[Start of Attachment]

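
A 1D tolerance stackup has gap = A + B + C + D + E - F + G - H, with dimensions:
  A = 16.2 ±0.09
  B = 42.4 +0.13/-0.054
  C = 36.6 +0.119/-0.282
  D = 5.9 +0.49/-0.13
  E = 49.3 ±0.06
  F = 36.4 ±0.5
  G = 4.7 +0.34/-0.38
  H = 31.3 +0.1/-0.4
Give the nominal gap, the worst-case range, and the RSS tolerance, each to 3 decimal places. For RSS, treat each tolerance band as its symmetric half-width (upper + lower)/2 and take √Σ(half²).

Stack each dimension's contribution:
  +A: nom +16.200 → Σnom=16.200; wc +0.090/-0.090 → slack +0.090/-0.090; half-tol=0.090, Σhalf²=0.008100
  +B: nom +42.400 → Σnom=58.600; wc +0.130/-0.054 → slack +0.220/-0.144; half-tol=0.092, Σhalf²=0.016564
  +C: nom +36.600 → Σnom=95.200; wc +0.119/-0.282 → slack +0.339/-0.426; half-tol=0.200, Σhalf²=0.056764
  +D: nom +5.900 → Σnom=101.100; wc +0.490/-0.130 → slack +0.829/-0.556; half-tol=0.310, Σhalf²=0.152864
  +E: nom +49.300 → Σnom=150.400; wc +0.060/-0.060 → slack +0.889/-0.616; half-tol=0.060, Σhalf²=0.156464
  -F: nom -36.400 → Σnom=114.000; wc +0.500/-0.500 → slack +1.389/-1.116; half-tol=0.500, Σhalf²=0.406464
  +G: nom +4.700 → Σnom=118.700; wc +0.340/-0.380 → slack +1.729/-1.496; half-tol=0.360, Σhalf²=0.536064
  -H: nom -31.300 → Σnom=87.400; wc +0.400/-0.100 → slack +2.129/-1.596; half-tol=0.250, Σhalf²=0.598564
Nominal = 87.400. Worst-case = [87.400 - 1.596, 87.400 + 2.129] = [85.804, 89.529]. RSS = √0.598564 = 0.774.

nominal=87.400 wc=[85.804,89.529] rss=0.774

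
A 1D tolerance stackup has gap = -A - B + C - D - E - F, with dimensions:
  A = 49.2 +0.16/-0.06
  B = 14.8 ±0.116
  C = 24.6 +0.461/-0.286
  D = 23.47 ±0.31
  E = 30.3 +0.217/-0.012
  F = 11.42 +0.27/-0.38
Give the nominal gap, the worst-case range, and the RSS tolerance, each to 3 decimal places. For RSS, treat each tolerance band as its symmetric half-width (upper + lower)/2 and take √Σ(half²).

nominal=-104.590 wc=[-105.949,-103.251] rss=0.616

Stack each dimension's contribution:
  -A: nom -49.200 → Σnom=-49.200; wc +0.060/-0.160 → slack +0.060/-0.160; half-tol=0.110, Σhalf²=0.012100
  -B: nom -14.800 → Σnom=-64.000; wc +0.116/-0.116 → slack +0.176/-0.276; half-tol=0.116, Σhalf²=0.025556
  +C: nom +24.600 → Σnom=-39.400; wc +0.461/-0.286 → slack +0.637/-0.562; half-tol=0.373, Σhalf²=0.165058
  -D: nom -23.470 → Σnom=-62.870; wc +0.310/-0.310 → slack +0.947/-0.872; half-tol=0.310, Σhalf²=0.261158
  -E: nom -30.300 → Σnom=-93.170; wc +0.012/-0.217 → slack +0.959/-1.089; half-tol=0.115, Σhalf²=0.274268
  -F: nom -11.420 → Σnom=-104.590; wc +0.380/-0.270 → slack +1.339/-1.359; half-tol=0.325, Σhalf²=0.379893
Nominal = -104.590. Worst-case = [-104.590 - 1.359, -104.590 + 1.339] = [-105.949, -103.251]. RSS = √0.379893 = 0.616.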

[End of Attachment]

What you are asked to do: All lines above that contain "dimensions" are required in the answer.

Result of this exercise:
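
A 1D tolerance stackup has gap = A + B + C + D + E - F + G - H, with dimensions:
A 1D tolerance stackup has gap = -A - B + C - D - E - F, with dimensions: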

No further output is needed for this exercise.